From the data that follows, print exactly the lines starting at the one containing "(Harker: Restrict output, Dorn: Restrict" and ending at the one containing "Suppose both follow"; include both of them and nothing more.

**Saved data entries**
[Start of section]
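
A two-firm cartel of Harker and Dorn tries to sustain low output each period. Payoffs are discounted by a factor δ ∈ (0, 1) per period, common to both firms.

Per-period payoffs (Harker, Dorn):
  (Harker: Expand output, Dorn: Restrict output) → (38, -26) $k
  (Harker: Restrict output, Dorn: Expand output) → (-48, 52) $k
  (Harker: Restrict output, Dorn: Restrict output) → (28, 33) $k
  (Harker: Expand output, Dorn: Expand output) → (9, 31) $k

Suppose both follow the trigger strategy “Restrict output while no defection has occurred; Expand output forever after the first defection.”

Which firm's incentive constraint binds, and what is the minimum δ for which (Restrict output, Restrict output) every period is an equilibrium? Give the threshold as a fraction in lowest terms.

Dorn; δ ≥ 19/21

For Harker: deviation gain 38−28 = 10, per-period punishment loss 28−9 = 19. IC gives δ ≥ 10/29.
For Dorn: gain 19, loss 2 per period, so δ ≥ 19/21.
The tighter constraint is Dorn's, so cooperation needs δ ≥ 19/21.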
[End of section]
**ANSWER TO THIS EXERCISE**
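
  (Harker: Restrict output, Dorn: Restrict output) → (28, 33) $k
  (Harker: Expand output, Dorn: Expand output) → (9, 31) $k

Suppose both follow the trigger strategy “Restrict output while no defection has occurred; Expand output forever after the first defection.”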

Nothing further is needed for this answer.